### EXERCISE AIM:
Read the data below line by line and copy each one with "otherwise" in it.

[Dataset entries]

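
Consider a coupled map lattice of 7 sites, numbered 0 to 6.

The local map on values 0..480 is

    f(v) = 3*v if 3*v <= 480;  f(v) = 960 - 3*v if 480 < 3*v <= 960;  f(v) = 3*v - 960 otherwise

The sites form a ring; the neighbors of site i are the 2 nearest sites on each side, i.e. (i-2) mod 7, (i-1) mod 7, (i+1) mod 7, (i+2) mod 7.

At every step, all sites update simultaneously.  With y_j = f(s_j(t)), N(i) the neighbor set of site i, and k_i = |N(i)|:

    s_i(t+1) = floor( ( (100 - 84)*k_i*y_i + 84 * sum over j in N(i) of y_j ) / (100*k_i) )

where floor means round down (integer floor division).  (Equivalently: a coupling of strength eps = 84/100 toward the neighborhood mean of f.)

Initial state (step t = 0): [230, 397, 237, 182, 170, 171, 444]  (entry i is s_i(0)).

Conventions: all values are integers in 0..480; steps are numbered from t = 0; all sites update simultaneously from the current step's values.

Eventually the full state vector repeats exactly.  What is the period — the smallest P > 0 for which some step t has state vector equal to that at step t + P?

Simulating step by step:
t=0: [230, 397, 237, 182, 170, 171, 444]
t=1: [315, 311, 326, 355, 383, 387, 353]
t=2: [74, 54, 73, 108, 119, 117, 106]
t=3: [256, 253, 258, 280, 311, 312, 280]
t=4: [142, 161, 143, 111, 98, 100, 112]
t=5: [391, 396, 389, 368, 340, 339, 368]
t=6: [167, 185, 168, 138, 125, 126, 140]
t=7: [421, 432, 420, 405, 410, 410, 406]
t=8: [292, 288, 292, 287, 270, 271, 288]
t=9: [102, 91, 103, 116, 113, 113, 115]
t=10: [314, 318, 315, 320, 335, 335, 319]
t=11: [17, 8, 16, 23, 20, 21, 24]
t=12: [51, 54, 50, 51, 62, 63, 53]
t=13: [163, 155, 161, 168, 166, 166, 170]
t=14: [464, 463, 465, 464, 461, 460, 462]
t=15: [428, 430, 429, 427, 427, 426, 426]
t=16: [323, 323, 324, 323, 321, 320, 322]
t=17: [7, 9, 8, 6, 6, 5, 5]
t=18: [20, 20, 21, 20, 18, 17, 19]
t=19: [58, 60, 59, 57, 57, 56, 56]
t=20: [173, 173, 174, 173, 171, 170, 172]
t=21: [442, 441, 441, 443, 443, 444, 444]
t=22: [367, 366, 366, 367, 369, 369, 368]
t=23: [141, 140, 141, 142, 143, 143, 143]
t=24: [424, 424, 424, 425, 427, 427, 425]
t=25: [314, 313, 314, 316, 316, 316, 316]
t=26: [16, 15, 16, 15, 13, 13, 15]
t=27: [44, 46, 44, 43, 43, 43, 43]
t=28: [132, 131, 132, 131, 129, 129, 131]
t=29: [392, 394, 392, 391, 391, 391, 391]
t=30: [216, 215, 216, 215, 213, 213, 215]
t=31: [315, 313, 315, 316, 316, 316, 316]
t=32: [15, 14, 15, 14, 12, 12, 14]
t=33: [41, 43, 41, 40, 40, 40, 40]
t=34: [123, 122, 123, 122, 120, 120, 122]
t=35: [365, 367, 365, 364, 364, 364, 364]
t=36: [135, 134, 135, 134, 132, 132, 134]
t=37: [401, 403, 401, 400, 400, 400, 400]
t=38: [243, 242, 243, 242, 240, 240, 242]
t=39: [234, 232, 234, 235, 235, 235, 235]
t=40: [258, 257, 258, 257, 255, 255, 257]
t=41: [189, 187, 189, 190, 190, 190, 190]
t=42: [393, 392, 393, 392, 390, 390, 392]
t=43: [215, 217, 215, 214, 214, 214, 214]
t=44: [315, 315, 315, 315, 317, 317, 315]
t=45: [13, 15, 13, 12, 12, 12, 12]
t=46: [39, 38, 39, 38, 36, 36, 38]
t=47: [113, 115, 113, 112, 112, 112, 112]
t=48: [339, 338, 339, 338, 336, 336, 338]
t=49: [53, 55, 53, 52, 52, 52, 52]
t=50: [159, 158, 159, 158, 156, 156, 158]
t=51: [473, 475, 473, 472, 472, 472, 472]
t=52: [459, 458, 459, 458, 456, 456, 458]
t=53: [413, 415, 413, 412, 412, 412, 412]
t=54: [279, 278, 279, 278, 276, 276, 278]
t=55: [126, 124, 126, 127, 127, 127, 127]
t=56: [378, 378, 378, 378, 380, 380, 378]
t=57: [175, 174, 175, 176, 176, 176, 176]
t=58: [434, 434, 434, 433, 432, 432, 433]
t=59: [340, 340, 340, 339, 338, 338, 339]
t=60: [58, 58, 58, 57, 56, 56, 57]
t=61: [172, 172, 172, 171, 170, 170, 171]
t=62: [445, 445, 445, 447, 447, 447, 447]
t=63: [377, 377, 377, 378, 379, 379, 378]
t=64: [172, 172, 172, 174, 174, 174, 174]
t=65: [441, 441, 441, 440, 439, 439, 440]
t=66: [361, 361, 361, 360, 359, 359, 360]
t=67: [121, 121, 121, 120, 119, 119, 120]
t=68: [361, 361, 361, 360, 359, 359, 360]

Answer: 2
Key observation: The state at step 66, [361, 361, 361, 360, 359, 359, 360], reappears at step 68 — and no state repeats earlier — so the cycle the system enters has period 2.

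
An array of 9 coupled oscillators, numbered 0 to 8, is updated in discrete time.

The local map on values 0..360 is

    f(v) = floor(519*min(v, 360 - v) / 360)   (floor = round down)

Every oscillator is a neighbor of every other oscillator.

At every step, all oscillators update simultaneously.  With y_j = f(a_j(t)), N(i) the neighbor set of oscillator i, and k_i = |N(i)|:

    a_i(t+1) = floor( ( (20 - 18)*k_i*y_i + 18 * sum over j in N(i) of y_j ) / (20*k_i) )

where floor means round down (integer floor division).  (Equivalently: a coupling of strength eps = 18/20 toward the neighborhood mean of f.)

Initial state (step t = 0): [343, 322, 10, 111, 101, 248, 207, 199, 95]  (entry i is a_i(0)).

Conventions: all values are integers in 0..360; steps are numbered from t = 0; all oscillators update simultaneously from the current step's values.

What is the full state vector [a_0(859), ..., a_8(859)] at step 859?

Simulating step by step:
t=0: [343, 322, 10, 111, 101, 248, 207, 199, 95]
t=1: [128, 128, 128, 126, 127, 126, 126, 126, 127]
t=2: [182, 182, 182, 182, 182, 182, 182, 182, 182]
t=3: [256, 256, 256, 256, 256, 256, 256, 256, 256]
t=4: [149, 149, 149, 149, 149, 149, 149, 149, 149]
t=5: [214, 214, 214, 214, 214, 214, 214, 214, 214]
t=6: [210, 210, 210, 210, 210, 210, 210, 210, 210]
t=7: [216, 216, 216, 216, 216, 216, 216, 216, 216]
t=8: [207, 207, 207, 207, 207, 207, 207, 207, 207]
t=9: [220, 220, 220, 220, 220, 220, 220, 220, 220]
t=10: [201, 201, 201, 201, 201, 201, 201, 201, 201]
t=11: [229, 229, 229, 229, 229, 229, 229, 229, 229]
t=12: [188, 188, 188, 188, 188, 188, 188, 188, 188]
t=13: [247, 247, 247, 247, 247, 247, 247, 247, 247]
t=14: [162, 162, 162, 162, 162, 162, 162, 162, 162]
t=15: [233, 233, 233, 233, 233, 233, 233, 233, 233]
t=16: [183, 183, 183, 183, 183, 183, 183, 183, 183]
t=17: [255, 255, 255, 255, 255, 255, 255, 255, 255]
t=18: [151, 151, 151, 151, 151, 151, 151, 151, 151]
t=19: [217, 217, 217, 217, 217, 217, 217, 217, 217]
t=20: [206, 206, 206, 206, 206, 206, 206, 206, 206]
t=21: [222, 222, 222, 222, 222, 222, 222, 222, 222]
t=22: [198, 198, 198, 198, 198, 198, 198, 198, 198]
t=23: [233, 233, 233, 233, 233, 233, 233, 233, 233]

Answer: [217, 217, 217, 217, 217, 217, 217, 217, 217]
Key observation: The state at step 15, [233, 233, 233, 233, 233, 233, 233, 233, 233], reappears at step 23: the system is in a cycle of period 8 from step 15 on.  Therefore the state at step 859 equals the state at step 15 + ((859 - 15) mod 8) = 19, which is [217, 217, 217, 217, 217, 217, 217, 217, 217].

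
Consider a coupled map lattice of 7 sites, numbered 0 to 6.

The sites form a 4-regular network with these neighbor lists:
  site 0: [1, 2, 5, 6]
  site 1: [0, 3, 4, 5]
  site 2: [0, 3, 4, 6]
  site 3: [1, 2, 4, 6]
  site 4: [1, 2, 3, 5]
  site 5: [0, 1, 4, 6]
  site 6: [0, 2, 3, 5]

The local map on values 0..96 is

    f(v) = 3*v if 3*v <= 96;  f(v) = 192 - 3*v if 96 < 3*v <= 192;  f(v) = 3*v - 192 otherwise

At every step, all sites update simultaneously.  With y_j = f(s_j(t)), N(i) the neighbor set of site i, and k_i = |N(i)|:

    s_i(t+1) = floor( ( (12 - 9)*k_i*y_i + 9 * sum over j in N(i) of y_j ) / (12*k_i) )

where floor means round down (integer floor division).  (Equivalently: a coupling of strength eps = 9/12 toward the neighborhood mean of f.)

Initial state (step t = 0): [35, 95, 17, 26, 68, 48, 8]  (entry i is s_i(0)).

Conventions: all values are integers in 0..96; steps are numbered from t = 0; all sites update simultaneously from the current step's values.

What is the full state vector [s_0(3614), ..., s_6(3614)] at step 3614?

Answer: [22, 23, 24, 24, 24, 22, 23]
Key observation: The state at step 21, [14, 15, 16, 16, 16, 14, 15], reappears at step 26: the system is in a cycle of period 5 from step 21 on.  Therefore the state at step 3614 equals the state at step 21 + ((3614 - 21) mod 5) = 24, which is [22, 23, 24, 24, 24, 22, 23].

Derivation:
t=0: [35, 95, 17, 26, 68, 48, 8]
t=1: [62, 65, 50, 53, 53, 52, 55]
t=2: [21, 21, 29, 27, 29, 21, 28]
t=3: [71, 70, 80, 80, 76, 71, 76]
t=4: [28, 28, 38, 37, 34, 26, 34]
t=5: [82, 83, 84, 84, 82, 84, 82]
t=6: [56, 57, 56, 57, 57, 56, 57]
t=7: [22, 22, 22, 21, 22, 22, 22]
t=8: [66, 65, 65, 65, 65, 66, 65]
t=9: [4, 4, 3, 3, 3, 4, 4]
t=10: [11, 10, 10, 10, 10, 11, 10]
t=11: [31, 31, 30, 30, 30, 31, 31]
t=12: [92, 91, 91, 91, 91, 92, 91]
t=13: [82, 82, 81, 81, 81, 82, 82]
t=14: [53, 52, 52, 52, 52, 53, 52]
t=15: [34, 34, 35, 36, 35, 34, 34]
t=16: [89, 88, 87, 87, 87, 89, 88]
t=17: [72, 72, 70, 70, 70, 72, 72]
t=18: [22, 21, 20, 20, 20, 22, 21]
t=19: [63, 63, 61, 61, 61, 63, 63]
t=20: [4, 5, 6, 6, 6, 4, 5]
t=21: [14, 15, 16, 16, 16, 14, 15]
t=22: [44, 45, 46, 46, 46, 44, 45]
t=23: [57, 57, 55, 55, 55, 57, 57]
t=24: [22, 23, 24, 24, 24, 22, 23]
t=25: [68, 69, 70, 70, 70, 68, 69]
t=26: [14, 15, 16, 16, 16, 14, 15]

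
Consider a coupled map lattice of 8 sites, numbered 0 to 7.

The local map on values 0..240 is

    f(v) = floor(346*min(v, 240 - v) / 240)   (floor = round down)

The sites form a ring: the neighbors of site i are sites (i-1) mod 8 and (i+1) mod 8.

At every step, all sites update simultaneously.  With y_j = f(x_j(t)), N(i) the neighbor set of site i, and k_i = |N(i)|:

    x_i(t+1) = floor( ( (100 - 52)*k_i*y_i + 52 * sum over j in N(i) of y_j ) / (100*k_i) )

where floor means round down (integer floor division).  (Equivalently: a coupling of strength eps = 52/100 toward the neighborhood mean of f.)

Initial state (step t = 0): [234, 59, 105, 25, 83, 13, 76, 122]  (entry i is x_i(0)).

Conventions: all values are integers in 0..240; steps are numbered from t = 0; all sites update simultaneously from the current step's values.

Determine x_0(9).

Simulating step by step:
t=0: [234, 59, 105, 25, 83, 13, 76, 122]
t=1: [70, 82, 103, 87, 71, 67, 101, 112]
t=2: [120, 121, 134, 125, 106, 110, 136, 140]
t=3: [164, 166, 160, 158, 156, 154, 150, 152]
t=4: [112, 109, 113, 118, 120, 124, 126, 122]
t=5: [162, 159, 162, 168, 170, 167, 166, 166]
t=6: [111, 113, 110, 104, 102, 103, 105, 107]
t=7: [158, 160, 156, 150, 147, 148, 151, 154]
t=8: [118, 117, 121, 128, 132, 131, 127, 123]
t=9: [168, 169, 167, 162, 157, 157, 162, 166]

Answer: x_0(9) = 168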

### OUTPUT FOR THIS TASK:
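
    f(v) = 3*v if 3*v <= 480;  f(v) = 960 - 3*v if 480 < 3*v <= 960;  f(v) = 3*v - 960 otherwise
    f(v) = 3*v if 3*v <= 96;  f(v) = 192 - 3*v if 96 < 3*v <= 192;  f(v) = 3*v - 192 otherwise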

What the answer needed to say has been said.